* [Provided material]
■ ■ ■ ■

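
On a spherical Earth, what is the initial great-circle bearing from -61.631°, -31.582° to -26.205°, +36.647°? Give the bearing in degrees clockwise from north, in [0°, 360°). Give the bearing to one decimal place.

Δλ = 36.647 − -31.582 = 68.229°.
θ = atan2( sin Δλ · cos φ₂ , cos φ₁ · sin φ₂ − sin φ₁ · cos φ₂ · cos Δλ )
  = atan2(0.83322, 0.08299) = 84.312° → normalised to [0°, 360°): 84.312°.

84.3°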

■ ■ ■ ■

* [The task] All of the data above should be set down word for word.

* [Task result]
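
On a spherical Earth, what is the initial great-circle bearing from -61.631°, -31.582° to -26.205°, +36.647°? Give the bearing in degrees clockwise from north, in [0°, 360°). Give the bearing to one decimal place.

Δλ = 36.647 − -31.582 = 68.229°.
θ = atan2( sin Δλ · cos φ₂ , cos φ₁ · sin φ₂ − sin φ₁ · cos φ₂ · cos Δλ )
  = atan2(0.83322, 0.08299) = 84.312° → normalised to [0°, 360°): 84.312°.

84.3°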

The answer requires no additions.